Segment Open

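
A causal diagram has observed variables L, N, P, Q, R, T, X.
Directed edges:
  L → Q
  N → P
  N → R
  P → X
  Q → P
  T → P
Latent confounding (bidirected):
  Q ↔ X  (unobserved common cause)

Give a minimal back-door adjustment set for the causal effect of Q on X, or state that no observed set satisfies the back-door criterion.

desc(Q)\{Q}={P,X}; candidates ⊆ {L,N,R,T}.
Q↔X: latent back-door arc(s) into Q.
size 0: {}; under {} Q still reaches {L,X} ∋ X.
size 1: {L}, {N}, {R} …(+1); under {L} Q still reaches {X} ∋ X.
size 2: {L,N}, {L,R}, {L,T} …(+3); under {L,N} Q still reaches {X} ∋ X.
Q↔X cannot be blocked by any observed set — no back-door set.

Q→X: no observed back-door set.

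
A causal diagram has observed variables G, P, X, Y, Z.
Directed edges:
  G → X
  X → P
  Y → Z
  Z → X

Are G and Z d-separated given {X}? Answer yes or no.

No — G and Z are d-connected given {X}.

Bayes-Ball from G | {X} reaches {Y,Z}.
Z ∈ reach(G|{X}) ⇒ G ⊥̸ Z | {X}.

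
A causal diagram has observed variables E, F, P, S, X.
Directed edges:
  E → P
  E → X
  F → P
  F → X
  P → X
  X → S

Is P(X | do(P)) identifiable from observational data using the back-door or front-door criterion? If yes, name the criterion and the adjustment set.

P(X|do(P)): backdoor, adjust for {E, F}.

desc(P)\{P}={S,X}; candidates ⊆ {E,F}.
size 0: {}; under {} P still reaches {E,F,S,X} ∋ X.
size 1: {E}, {F}; under {E} P still reaches {F,S,X} ∋ X.
{E,F}: P⊥X given {E,F} in G with P→· removed — back-door holds.
P(X|do(P)) = Σ_{E,F} P(X|P,E,F)·P(E,F).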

Segment Closed

TASK REQUIREMENTS: How many lines of the preceding listing hold the string "variables"? Answer with the number only.

TASK SOLUTION: 3